Task goal>
Please set down, word for word, each line from the one containing "bizuhor becomes kabizuhor" through the final line of the records below, both included, and nothing else.

[Entries taken from a collection]
◆ ◆ ◆ ◆ ◆ ◆ ◆
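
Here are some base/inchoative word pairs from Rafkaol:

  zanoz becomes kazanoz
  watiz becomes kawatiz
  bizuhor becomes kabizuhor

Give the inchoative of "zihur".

kazihur

Every pair shown (zanoz → kazanoz, watiz → kawatiz, bizuhor → kabizuhor) follows the same rule: add the prefix ka-.
So zihur → kazihur.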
◆ ◆ ◆ ◆ ◆ ◆ ◆
Result of this exercise>
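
  bizuhor becomes kabizuhor

Give the inchoative of "zihur".

kazihur

Every pair shown (zanoz → kazanoz, watiz → kawatiz, bizuhor → kabizuhor) follows the same rule: add the prefix ka-.
So zihur → kazihur.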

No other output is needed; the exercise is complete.